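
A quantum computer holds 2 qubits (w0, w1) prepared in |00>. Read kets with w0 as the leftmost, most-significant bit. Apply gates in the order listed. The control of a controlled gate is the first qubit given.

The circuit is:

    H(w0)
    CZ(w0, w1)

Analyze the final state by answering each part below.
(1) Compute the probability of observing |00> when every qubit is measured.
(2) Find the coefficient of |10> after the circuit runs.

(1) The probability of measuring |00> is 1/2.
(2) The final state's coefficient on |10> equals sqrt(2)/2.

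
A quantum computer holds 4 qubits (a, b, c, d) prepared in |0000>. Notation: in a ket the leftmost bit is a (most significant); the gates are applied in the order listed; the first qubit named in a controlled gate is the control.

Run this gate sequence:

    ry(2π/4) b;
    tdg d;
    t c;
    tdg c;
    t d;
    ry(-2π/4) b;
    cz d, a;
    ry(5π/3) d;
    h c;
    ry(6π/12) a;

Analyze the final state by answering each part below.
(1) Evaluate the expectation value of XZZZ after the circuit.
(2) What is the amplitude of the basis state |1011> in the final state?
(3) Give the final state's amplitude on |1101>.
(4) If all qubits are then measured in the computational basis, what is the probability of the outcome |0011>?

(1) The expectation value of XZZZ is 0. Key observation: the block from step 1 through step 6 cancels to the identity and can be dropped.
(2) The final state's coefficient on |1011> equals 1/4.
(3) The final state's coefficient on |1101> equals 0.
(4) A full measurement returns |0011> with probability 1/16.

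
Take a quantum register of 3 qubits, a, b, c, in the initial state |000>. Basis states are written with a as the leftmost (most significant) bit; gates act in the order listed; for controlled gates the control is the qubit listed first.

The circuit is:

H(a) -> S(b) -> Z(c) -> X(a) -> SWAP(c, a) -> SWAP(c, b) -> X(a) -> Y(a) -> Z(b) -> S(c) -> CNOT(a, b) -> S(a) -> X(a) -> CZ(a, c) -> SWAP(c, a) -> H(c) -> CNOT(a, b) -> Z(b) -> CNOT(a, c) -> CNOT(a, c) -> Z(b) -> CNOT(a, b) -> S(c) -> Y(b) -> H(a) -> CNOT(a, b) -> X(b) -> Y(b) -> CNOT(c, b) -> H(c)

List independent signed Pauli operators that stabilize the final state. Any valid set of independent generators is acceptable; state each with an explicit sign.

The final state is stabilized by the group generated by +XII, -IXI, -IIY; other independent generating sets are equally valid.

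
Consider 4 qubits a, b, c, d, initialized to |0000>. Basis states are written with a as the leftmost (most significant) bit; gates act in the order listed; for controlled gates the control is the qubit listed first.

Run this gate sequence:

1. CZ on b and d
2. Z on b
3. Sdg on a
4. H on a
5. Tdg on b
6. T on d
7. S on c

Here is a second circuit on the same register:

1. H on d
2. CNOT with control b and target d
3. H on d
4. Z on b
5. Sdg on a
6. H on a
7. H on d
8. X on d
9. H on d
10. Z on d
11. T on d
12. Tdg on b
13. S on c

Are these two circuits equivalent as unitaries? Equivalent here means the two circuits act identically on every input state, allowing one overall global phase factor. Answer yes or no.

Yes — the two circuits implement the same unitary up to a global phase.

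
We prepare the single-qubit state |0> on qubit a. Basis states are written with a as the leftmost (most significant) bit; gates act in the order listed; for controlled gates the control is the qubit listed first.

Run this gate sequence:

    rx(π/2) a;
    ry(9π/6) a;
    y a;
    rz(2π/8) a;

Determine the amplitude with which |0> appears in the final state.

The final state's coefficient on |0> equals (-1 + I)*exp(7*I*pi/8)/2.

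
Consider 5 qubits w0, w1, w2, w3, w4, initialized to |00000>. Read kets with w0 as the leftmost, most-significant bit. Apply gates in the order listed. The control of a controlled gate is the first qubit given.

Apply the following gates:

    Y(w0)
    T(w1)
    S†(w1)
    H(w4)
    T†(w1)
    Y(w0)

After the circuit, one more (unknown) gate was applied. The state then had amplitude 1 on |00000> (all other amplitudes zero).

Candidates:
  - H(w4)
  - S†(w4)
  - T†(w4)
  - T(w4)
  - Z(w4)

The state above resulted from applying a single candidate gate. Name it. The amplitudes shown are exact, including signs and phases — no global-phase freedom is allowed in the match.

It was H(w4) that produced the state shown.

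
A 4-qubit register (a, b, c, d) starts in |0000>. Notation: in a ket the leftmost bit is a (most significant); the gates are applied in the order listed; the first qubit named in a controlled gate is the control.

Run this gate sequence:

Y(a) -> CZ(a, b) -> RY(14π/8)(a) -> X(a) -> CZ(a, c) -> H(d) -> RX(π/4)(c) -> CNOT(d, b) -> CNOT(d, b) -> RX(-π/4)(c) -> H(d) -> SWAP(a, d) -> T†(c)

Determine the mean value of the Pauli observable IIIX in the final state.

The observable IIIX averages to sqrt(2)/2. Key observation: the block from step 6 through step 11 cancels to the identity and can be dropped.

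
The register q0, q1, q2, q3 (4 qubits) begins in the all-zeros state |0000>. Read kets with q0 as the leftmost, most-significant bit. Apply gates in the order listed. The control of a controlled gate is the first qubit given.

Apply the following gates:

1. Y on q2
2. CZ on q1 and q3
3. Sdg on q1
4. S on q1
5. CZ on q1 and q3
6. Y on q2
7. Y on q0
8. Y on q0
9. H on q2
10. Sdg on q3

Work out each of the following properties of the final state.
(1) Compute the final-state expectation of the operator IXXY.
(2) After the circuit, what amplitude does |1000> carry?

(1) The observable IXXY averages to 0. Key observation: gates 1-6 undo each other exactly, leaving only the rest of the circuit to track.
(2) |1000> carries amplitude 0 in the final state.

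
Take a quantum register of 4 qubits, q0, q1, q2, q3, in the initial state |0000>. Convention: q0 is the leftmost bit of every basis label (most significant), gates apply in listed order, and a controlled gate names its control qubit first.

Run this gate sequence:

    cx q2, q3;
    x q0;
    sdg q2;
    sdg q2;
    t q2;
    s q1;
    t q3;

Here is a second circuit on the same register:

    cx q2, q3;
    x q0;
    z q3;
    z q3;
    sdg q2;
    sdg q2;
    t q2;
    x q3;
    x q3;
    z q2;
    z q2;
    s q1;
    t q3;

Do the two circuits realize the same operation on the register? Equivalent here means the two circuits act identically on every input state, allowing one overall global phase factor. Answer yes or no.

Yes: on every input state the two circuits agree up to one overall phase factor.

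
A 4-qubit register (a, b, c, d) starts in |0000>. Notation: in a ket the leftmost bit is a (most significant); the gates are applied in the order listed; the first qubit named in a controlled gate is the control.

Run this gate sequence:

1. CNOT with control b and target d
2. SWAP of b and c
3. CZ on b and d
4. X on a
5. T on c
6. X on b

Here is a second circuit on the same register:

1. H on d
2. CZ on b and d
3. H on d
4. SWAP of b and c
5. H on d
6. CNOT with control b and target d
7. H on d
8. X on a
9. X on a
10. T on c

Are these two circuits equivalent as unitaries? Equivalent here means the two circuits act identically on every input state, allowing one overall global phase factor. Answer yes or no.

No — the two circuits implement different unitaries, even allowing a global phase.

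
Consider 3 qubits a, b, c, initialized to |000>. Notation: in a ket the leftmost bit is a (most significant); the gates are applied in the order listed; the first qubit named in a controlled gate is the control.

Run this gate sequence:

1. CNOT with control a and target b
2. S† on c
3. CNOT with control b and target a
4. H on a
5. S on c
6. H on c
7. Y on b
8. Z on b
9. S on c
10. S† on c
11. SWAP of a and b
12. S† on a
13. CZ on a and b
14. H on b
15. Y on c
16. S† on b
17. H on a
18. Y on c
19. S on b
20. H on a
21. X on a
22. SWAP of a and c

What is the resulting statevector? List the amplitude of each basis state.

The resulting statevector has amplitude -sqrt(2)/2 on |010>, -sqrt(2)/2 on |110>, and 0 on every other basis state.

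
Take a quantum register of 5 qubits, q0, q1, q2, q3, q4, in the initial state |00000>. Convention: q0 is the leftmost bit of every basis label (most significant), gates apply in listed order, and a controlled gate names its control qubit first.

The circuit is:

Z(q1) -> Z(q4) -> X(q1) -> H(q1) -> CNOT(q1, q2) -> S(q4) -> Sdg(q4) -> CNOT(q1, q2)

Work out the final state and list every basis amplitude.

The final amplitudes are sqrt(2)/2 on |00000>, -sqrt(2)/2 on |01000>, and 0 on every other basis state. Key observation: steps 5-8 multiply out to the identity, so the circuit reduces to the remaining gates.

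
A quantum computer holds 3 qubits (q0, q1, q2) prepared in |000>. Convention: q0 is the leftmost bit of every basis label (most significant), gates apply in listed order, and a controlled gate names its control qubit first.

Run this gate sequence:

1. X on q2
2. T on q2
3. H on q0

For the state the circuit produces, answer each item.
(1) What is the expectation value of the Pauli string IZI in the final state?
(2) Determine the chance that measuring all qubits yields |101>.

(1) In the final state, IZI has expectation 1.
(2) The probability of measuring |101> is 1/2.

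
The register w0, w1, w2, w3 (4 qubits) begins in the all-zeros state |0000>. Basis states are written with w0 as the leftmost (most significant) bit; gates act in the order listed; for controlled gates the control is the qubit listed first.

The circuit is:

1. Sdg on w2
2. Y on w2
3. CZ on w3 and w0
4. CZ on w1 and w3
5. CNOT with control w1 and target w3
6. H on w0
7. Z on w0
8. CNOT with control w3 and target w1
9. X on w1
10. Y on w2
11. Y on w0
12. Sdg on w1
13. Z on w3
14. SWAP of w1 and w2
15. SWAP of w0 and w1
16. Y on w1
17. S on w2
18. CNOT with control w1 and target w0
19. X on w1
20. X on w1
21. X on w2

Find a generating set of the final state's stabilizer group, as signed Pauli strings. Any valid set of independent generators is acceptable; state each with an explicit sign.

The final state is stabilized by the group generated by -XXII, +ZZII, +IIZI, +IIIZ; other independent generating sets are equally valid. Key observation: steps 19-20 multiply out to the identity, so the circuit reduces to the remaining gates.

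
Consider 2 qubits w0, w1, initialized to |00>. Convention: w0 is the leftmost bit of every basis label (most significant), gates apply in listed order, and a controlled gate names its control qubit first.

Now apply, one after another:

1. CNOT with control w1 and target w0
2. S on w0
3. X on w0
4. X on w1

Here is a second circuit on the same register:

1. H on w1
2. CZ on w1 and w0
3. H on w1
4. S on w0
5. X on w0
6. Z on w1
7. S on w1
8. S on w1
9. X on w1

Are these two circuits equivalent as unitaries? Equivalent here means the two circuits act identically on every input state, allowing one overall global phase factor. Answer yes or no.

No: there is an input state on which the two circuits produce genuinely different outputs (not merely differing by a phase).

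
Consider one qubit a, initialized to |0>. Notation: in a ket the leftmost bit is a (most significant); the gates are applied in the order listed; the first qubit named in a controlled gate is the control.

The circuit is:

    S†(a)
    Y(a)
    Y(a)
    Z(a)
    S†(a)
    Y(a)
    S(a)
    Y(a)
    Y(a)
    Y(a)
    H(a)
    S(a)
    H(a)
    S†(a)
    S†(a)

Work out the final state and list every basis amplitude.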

══════

» YOUR TASK
Please retype, with no changes, the lines that run from the first line of the entries to the line with "(2) The final state's coefficient on |10>", both ends included.

» EXERCISE ANSWER
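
A quantum computer holds 2 qubits (w0, w1) prepared in |00>. Read kets with w0 as the leftmost, most-significant bit. Apply gates in the order listed. The control of a controlled gate is the first qubit given.

The circuit is:

    H(w0)
    CZ(w0, w1)

Analyze the final state by answering each part below.
(1) Compute the probability of observing |00> when every qubit is measured.
(2) Find the coefficient of |10> after the circuit runs.

(1) The probability of measuring |00> is 1/2.
(2) The final state's coefficient on |10> equals sqrt(2)/2.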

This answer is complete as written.